#### Task directions
Would you set down every line of the data below exactly as it reads?

#### Data supplied

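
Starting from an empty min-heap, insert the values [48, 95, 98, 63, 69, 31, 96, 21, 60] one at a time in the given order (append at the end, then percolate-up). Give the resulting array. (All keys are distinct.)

Insert 48:
  append 48 at index 0 → [48] (no swap needed)
Insert 95:
  append 95 at index 1 → [48, 95] (no swap needed)
Insert 98:
  append 98 at index 2 → [48, 95, 98] (no swap needed)
Insert 63:
  append 63 at index 3 → [48, 95, 98, 63]
  63 < parent 95 at index 1, swap → [48, 63, 98, 95]
Insert 69:
  append 69 at index 4 → [48, 63, 98, 95, 69] (no swap needed)
Insert 31:
  append 31 at index 5 → [48, 63, 98, 95, 69, 31]
  31 < parent 98 at index 2, swap → [48, 63, 31, 95, 69, 98]
  31 < parent 48 at index 0, swap → [31, 63, 48, 95, 69, 98]
Insert 96:
  append 96 at index 6 → [31, 63, 48, 95, 69, 98, 96] (no swap needed)
Insert 21:
  append 21 at index 7 → [31, 63, 48, 95, 69, 98, 96, 21]
  21 < parent 95 at index 3, swap → [31, 63, 48, 21, 69, 98, 96, 95]
  21 < parent 63 at index 1, swap → [31, 21, 48, 63, 69, 98, 96, 95]
  21 < parent 31 at index 0, swap → [21, 31, 48, 63, 69, 98, 96, 95]
Insert 60:
  append 60 at index 8 → [21, 31, 48, 63, 69, 98, 96, 95, 60]
  60 < parent 63 at index 3, swap → [21, 31, 48, 60, 69, 98, 96, 95, 63]

[21, 31, 48, 60, 69, 98, 96, 95, 63]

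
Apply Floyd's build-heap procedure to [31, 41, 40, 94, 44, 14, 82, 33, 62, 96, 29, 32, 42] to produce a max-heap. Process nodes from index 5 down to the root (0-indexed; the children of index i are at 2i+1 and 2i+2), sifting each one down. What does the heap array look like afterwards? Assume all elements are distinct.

[96, 94, 82, 62, 44, 42, 40, 33, 31, 41, 29, 32, 14]

sift down from index 5:
  14 vs larger child 42 at index 12, swap → [31, 41, 40, 94, 44, 42, 82, 33, 62, 96, 29, 32, 14]
sift down from index 4:
  44 vs larger child 96 at index 9, swap → [31, 41, 40, 94, 96, 42, 82, 33, 62, 44, 29, 32, 14]
sift down from index 3: already satisfies heap property
sift down from index 2:
  40 vs larger child 82 at index 6, swap → [31, 41, 82, 94, 96, 42, 40, 33, 62, 44, 29, 32, 14]
sift down from index 1:
  41 vs larger child 96 at index 4, swap → [31, 96, 82, 94, 41, 42, 40, 33, 62, 44, 29, 32, 14]
  41 vs larger child 44 at index 9, swap → [31, 96, 82, 94, 44, 42, 40, 33, 62, 41, 29, 32, 14]
sift down from index 0:
  31 vs larger child 96 at index 1, swap → [96, 31, 82, 94, 44, 42, 40, 33, 62, 41, 29, 32, 14]
  31 vs larger child 94 at index 3, swap → [96, 94, 82, 31, 44, 42, 40, 33, 62, 41, 29, 32, 14]
  31 vs larger child 62 at index 8, swap → [96, 94, 82, 62, 44, 42, 40, 33, 31, 41, 29, 32, 14]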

#### Finished task
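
Starting from an empty min-heap, insert the values [48, 95, 98, 63, 69, 31, 96, 21, 60] one at a time in the given order (append at the end, then percolate-up). Give the resulting array. (All keys are distinct.)

Insert 48:
  append 48 at index 0 → [48] (no swap needed)
Insert 95:
  append 95 at index 1 → [48, 95] (no swap needed)
Insert 98:
  append 98 at index 2 → [48, 95, 98] (no swap needed)
Insert 63:
  append 63 at index 3 → [48, 95, 98, 63]
  63 < parent 95 at index 1, swap → [48, 63, 98, 95]
Insert 69:
  append 69 at index 4 → [48, 63, 98, 95, 69] (no swap needed)
Insert 31:
  append 31 at index 5 → [48, 63, 98, 95, 69, 31]
  31 < parent 98 at index 2, swap → [48, 63, 31, 95, 69, 98]
  31 < parent 48 at index 0, swap → [31, 63, 48, 95, 69, 98]
Insert 96:
  append 96 at index 6 → [31, 63, 48, 95, 69, 98, 96] (no swap needed)
Insert 21:
  append 21 at index 7 → [31, 63, 48, 95, 69, 98, 96, 21]
  21 < parent 95 at index 3, swap → [31, 63, 48, 21, 69, 98, 96, 95]
  21 < parent 63 at index 1, swap → [31, 21, 48, 63, 69, 98, 96, 95]
  21 < parent 31 at index 0, swap → [21, 31, 48, 63, 69, 98, 96, 95]
Insert 60:
  append 60 at index 8 → [21, 31, 48, 63, 69, 98, 96, 95, 60]
  60 < parent 63 at index 3, swap → [21, 31, 48, 60, 69, 98, 96, 95, 63]

[21, 31, 48, 60, 69, 98, 96, 95, 63]

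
Apply Floyd's build-heap procedure to [31, 41, 40, 94, 44, 14, 82, 33, 62, 96, 29, 32, 42] to produce a max-heap. Process nodes from index 5 down to the root (0-indexed; the children of index i are at 2i+1 and 2i+2), sifting each one down. What does the heap array look like afterwards? Assume all elements are distinct.

[96, 94, 82, 62, 44, 42, 40, 33, 31, 41, 29, 32, 14]

sift down from index 5:
  14 vs larger child 42 at index 12, swap → [31, 41, 40, 94, 44, 42, 82, 33, 62, 96, 29, 32, 14]
sift down from index 4:
  44 vs larger child 96 at index 9, swap → [31, 41, 40, 94, 96, 42, 82, 33, 62, 44, 29, 32, 14]
sift down from index 3: already satisfies heap property
sift down from index 2:
  40 vs larger child 82 at index 6, swap → [31, 41, 82, 94, 96, 42, 40, 33, 62, 44, 29, 32, 14]
sift down from index 1:
  41 vs larger child 96 at index 4, swap → [31, 96, 82, 94, 41, 42, 40, 33, 62, 44, 29, 32, 14]
  41 vs larger child 44 at index 9, swap → [31, 96, 82, 94, 44, 42, 40, 33, 62, 41, 29, 32, 14]
sift down from index 0:
  31 vs larger child 96 at index 1, swap → [96, 31, 82, 94, 44, 42, 40, 33, 62, 41, 29, 32, 14]
  31 vs larger child 94 at index 3, swap → [96, 94, 82, 31, 44, 42, 40, 33, 62, 41, 29, 32, 14]
  31 vs larger child 62 at index 8, swap → [96, 94, 82, 62, 44, 42, 40, 33, 31, 41, 29, 32, 14]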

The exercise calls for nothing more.